Try it: Please give back only the lines below from the one containing "Apply Move-to-Front (MTF)" to the one containing "Initial alphabet (sorted): ['b', 'd']", each repeated word for word, both ends included.

Stored items
• • • • •
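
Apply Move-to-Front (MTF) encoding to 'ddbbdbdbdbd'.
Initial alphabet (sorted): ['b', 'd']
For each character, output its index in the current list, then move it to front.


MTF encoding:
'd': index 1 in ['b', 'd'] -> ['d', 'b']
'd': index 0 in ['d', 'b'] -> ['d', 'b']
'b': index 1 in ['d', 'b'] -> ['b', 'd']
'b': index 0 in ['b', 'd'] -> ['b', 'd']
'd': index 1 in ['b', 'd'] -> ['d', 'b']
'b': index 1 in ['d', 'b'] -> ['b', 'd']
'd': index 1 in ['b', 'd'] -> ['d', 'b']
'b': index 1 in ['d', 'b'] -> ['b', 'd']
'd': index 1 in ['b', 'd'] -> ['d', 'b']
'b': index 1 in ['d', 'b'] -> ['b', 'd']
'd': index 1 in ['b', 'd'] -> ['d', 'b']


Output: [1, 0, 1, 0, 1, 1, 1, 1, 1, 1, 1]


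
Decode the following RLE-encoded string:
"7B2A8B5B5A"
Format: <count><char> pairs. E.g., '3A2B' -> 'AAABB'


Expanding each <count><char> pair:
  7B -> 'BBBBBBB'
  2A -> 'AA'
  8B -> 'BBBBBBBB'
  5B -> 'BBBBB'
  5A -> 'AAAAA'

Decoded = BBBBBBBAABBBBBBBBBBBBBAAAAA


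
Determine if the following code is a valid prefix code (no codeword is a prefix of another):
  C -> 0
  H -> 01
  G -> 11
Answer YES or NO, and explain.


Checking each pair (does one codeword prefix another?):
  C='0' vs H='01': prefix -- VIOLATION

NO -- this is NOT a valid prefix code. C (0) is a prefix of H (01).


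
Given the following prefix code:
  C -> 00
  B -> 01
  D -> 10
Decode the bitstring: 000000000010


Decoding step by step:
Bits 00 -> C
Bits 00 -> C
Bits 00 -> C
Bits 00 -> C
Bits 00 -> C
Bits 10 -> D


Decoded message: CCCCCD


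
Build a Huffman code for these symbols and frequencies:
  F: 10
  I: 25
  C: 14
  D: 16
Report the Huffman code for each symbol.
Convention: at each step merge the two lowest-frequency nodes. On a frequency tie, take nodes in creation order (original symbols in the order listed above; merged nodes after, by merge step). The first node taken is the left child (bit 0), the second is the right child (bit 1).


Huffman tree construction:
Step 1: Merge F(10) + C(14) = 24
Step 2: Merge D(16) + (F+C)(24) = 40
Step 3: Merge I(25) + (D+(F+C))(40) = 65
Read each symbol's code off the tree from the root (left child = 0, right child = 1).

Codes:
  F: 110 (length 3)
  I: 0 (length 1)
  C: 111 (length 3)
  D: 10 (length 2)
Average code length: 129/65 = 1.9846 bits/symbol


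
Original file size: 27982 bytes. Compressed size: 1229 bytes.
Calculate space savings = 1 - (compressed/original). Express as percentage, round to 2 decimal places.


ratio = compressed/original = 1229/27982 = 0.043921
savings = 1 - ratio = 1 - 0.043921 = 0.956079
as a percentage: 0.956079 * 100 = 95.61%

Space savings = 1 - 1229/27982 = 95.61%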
• • • • •
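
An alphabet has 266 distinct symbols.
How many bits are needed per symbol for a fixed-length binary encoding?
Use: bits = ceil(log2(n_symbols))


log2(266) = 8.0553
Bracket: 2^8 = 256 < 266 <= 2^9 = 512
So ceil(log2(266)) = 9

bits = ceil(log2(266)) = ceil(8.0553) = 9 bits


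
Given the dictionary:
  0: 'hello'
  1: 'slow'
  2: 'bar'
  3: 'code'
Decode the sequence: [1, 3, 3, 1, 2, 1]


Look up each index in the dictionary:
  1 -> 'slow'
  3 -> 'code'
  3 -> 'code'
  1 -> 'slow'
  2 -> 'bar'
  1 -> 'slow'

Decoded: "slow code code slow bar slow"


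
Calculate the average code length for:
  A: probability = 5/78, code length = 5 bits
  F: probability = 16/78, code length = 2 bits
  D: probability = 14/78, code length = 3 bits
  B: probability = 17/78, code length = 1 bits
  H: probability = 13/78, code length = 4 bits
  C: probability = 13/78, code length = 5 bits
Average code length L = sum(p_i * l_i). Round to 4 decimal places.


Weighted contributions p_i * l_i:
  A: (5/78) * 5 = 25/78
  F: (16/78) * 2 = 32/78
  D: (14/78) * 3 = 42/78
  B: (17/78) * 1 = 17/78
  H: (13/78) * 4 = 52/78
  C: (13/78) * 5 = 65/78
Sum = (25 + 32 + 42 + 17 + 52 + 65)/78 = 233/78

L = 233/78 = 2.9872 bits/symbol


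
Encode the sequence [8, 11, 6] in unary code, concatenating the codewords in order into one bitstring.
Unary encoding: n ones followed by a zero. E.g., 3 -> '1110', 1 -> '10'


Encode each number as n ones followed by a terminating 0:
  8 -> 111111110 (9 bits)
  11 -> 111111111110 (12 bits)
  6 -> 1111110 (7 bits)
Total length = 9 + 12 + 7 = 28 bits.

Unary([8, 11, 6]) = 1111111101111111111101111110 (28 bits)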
• • • • •
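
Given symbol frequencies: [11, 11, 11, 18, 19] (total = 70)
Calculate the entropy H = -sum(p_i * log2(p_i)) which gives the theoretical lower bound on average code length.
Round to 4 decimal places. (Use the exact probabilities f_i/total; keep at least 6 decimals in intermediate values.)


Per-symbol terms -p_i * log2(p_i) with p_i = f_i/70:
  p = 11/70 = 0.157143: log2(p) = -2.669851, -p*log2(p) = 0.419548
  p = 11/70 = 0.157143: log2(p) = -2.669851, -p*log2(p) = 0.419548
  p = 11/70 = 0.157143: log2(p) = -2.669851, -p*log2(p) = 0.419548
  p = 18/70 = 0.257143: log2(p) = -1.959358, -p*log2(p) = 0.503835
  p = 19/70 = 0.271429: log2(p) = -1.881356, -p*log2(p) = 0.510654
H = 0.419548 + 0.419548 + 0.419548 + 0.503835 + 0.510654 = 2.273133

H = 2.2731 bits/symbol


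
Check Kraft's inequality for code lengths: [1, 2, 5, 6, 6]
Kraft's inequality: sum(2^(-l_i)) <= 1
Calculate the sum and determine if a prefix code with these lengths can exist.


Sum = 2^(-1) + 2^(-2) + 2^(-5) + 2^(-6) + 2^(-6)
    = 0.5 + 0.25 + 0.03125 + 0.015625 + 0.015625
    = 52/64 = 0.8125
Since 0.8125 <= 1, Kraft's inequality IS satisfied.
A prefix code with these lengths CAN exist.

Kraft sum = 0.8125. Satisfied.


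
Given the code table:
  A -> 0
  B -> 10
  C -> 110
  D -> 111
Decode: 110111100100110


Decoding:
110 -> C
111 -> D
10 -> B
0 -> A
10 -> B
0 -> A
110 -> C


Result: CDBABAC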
• • • • •
Answer space:
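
Apply Move-to-Front (MTF) encoding to 'ddbbdbdbdbd'.
Initial alphabet (sorted): ['b', 'd']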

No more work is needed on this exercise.